- Task requirements: Read the records beneath this task and copy every line that contains the string "strategies".

Recorded data
************
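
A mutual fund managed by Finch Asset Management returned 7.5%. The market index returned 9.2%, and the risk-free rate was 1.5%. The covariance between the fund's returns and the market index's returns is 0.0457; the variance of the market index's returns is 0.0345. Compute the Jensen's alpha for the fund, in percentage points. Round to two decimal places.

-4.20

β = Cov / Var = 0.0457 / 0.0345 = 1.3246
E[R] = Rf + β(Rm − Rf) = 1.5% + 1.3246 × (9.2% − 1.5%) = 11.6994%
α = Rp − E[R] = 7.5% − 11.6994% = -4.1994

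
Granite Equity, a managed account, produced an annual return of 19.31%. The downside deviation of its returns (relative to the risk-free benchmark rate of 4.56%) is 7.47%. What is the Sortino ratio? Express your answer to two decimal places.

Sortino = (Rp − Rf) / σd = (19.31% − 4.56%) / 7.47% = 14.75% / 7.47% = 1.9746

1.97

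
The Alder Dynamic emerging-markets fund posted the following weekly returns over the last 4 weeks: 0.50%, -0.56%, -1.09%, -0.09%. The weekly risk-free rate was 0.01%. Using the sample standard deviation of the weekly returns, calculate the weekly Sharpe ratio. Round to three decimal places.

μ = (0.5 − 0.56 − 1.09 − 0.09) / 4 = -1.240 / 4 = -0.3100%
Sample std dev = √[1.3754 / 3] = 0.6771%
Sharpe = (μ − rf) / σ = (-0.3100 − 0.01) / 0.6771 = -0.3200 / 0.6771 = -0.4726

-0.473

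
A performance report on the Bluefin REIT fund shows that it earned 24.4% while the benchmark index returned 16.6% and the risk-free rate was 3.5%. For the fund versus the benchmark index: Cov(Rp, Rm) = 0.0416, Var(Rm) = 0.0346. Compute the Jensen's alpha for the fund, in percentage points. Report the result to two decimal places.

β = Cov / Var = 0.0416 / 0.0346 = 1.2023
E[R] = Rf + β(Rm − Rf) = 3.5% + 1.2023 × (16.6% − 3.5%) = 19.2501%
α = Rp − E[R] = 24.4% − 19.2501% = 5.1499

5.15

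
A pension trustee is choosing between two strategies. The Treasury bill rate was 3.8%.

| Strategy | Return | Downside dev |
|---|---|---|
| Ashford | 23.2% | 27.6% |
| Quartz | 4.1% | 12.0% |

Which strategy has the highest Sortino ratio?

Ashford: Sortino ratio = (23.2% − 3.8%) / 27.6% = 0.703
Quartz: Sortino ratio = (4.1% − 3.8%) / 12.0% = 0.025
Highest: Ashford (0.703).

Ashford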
************
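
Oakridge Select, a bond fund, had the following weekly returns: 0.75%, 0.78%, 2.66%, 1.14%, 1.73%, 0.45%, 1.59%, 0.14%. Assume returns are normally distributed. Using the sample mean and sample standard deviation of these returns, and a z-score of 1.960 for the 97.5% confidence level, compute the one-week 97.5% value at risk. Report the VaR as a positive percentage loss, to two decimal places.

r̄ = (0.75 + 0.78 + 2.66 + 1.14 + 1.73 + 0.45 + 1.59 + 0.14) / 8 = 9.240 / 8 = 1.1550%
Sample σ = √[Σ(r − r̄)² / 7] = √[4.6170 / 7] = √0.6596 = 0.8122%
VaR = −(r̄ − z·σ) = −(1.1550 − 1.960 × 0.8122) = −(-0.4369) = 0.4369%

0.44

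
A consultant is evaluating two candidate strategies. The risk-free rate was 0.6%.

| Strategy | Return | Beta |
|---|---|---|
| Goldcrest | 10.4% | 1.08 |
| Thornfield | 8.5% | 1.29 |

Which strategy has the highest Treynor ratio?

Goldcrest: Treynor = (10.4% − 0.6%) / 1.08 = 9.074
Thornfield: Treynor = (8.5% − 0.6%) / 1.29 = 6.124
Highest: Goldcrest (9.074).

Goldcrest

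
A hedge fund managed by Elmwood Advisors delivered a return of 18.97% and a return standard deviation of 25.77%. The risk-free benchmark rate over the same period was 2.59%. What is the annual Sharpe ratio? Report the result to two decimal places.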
************
- Result for this exercise:
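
A pension trustee is choosing between two strategies. The Treasury bill rate was 3.8%.
A consultant is evaluating two candidate strategies. The risk-free rate was 0.6%.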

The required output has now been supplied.